Pick out every line in the data below that holds "local".

═══

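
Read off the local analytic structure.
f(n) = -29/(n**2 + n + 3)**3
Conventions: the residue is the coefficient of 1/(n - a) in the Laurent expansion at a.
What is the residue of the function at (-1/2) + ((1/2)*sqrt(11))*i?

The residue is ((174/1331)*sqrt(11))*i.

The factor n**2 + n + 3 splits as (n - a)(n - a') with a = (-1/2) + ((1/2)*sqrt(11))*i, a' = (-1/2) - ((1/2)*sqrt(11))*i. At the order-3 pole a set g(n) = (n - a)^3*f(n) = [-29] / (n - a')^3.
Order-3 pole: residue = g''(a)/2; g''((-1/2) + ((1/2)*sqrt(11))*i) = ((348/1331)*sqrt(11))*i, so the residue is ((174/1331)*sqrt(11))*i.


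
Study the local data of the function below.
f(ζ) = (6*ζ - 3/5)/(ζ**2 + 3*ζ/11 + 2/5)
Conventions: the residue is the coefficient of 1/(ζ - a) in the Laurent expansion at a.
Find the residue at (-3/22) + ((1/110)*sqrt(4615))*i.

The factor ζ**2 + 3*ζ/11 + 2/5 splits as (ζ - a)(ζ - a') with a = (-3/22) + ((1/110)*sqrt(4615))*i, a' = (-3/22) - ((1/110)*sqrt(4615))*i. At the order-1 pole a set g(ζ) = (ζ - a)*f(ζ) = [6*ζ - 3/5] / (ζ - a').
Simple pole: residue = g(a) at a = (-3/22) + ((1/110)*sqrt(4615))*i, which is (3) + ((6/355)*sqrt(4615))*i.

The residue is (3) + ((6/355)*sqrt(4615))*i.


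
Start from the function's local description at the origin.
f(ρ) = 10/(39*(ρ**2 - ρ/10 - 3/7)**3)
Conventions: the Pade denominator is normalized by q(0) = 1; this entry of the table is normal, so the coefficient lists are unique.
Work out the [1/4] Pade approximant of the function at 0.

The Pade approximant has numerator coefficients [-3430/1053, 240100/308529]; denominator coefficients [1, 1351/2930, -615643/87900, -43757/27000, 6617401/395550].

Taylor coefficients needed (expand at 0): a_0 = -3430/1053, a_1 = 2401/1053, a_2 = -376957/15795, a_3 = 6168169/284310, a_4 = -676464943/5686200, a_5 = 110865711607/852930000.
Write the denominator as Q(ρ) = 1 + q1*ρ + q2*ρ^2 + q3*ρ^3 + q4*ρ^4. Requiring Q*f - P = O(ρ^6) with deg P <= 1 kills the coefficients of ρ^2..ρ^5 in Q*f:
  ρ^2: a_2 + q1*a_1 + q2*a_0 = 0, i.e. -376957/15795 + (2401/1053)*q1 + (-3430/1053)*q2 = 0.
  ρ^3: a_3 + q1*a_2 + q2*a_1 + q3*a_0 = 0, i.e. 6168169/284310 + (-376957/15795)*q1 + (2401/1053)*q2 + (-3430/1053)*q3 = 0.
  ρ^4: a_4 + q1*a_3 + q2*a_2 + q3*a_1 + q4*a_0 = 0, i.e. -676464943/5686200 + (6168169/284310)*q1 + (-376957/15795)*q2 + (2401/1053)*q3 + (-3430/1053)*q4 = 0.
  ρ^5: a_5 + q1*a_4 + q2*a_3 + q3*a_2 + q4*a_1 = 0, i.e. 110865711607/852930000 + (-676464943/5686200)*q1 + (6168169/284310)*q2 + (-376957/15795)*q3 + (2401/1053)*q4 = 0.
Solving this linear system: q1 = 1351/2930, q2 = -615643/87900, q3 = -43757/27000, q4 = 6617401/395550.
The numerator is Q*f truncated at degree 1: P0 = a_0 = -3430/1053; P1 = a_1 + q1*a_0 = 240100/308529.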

═══

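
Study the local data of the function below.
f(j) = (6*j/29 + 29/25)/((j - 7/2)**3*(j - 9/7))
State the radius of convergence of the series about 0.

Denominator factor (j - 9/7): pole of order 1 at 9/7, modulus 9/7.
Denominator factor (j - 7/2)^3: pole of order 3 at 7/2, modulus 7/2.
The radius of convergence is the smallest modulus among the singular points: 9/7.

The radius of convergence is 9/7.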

═══

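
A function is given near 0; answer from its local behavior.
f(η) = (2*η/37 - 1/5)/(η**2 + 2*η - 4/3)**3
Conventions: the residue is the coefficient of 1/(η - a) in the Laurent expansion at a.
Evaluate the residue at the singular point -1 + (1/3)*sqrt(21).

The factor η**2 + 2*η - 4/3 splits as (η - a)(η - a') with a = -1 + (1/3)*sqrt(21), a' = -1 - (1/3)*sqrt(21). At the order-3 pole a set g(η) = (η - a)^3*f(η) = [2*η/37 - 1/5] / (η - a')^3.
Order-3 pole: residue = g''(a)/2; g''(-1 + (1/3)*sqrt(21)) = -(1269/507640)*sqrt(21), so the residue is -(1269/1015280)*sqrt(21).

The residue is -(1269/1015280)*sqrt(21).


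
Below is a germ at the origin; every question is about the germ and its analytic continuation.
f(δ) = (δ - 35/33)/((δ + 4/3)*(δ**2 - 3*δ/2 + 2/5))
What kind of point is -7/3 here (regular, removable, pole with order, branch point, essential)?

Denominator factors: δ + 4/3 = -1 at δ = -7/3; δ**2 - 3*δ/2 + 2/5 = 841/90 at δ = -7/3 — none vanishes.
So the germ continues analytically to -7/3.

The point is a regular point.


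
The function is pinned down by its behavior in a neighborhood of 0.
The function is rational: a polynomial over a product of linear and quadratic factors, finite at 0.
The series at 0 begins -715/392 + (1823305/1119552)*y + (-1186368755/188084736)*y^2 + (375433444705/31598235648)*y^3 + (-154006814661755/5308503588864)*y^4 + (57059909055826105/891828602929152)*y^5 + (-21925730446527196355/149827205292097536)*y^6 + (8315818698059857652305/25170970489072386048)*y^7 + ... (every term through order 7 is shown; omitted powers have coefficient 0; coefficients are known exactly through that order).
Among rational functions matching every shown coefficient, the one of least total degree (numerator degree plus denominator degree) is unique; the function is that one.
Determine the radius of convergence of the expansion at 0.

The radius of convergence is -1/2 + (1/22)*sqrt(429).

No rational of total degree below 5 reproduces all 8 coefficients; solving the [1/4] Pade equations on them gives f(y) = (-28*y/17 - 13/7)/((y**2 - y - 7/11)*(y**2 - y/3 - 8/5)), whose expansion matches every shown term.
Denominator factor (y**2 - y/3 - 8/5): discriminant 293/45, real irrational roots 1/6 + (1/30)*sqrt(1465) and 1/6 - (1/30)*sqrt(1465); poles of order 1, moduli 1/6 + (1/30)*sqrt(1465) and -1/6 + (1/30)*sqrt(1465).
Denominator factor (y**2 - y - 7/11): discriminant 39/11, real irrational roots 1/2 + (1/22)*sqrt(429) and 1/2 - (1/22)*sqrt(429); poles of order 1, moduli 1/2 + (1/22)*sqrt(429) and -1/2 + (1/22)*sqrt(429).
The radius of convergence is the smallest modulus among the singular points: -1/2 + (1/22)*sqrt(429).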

═══

SOLUTION FOR THIS PROBLEM:
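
Read off the local analytic structure.
Study the local data of the function below.
Start from the function's local description at the origin.
Study the local data of the function below.
A function is given near 0; answer from its local behavior.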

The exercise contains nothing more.